• _DESCRIPTION OF THE TASK_: Repeat every entry exactly. Leave nothing out.

• _DATA IN THIS EXERCISE_:

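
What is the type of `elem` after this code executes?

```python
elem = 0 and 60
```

'and' returns the first falsy value (0, which is int)

int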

• _SOLUTION TO THE EXERCISE_:
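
What is the type of `elem` after this code executes?

```python
elem = 0 and 60
```

'and' returns the first falsy value (0, which is int)

int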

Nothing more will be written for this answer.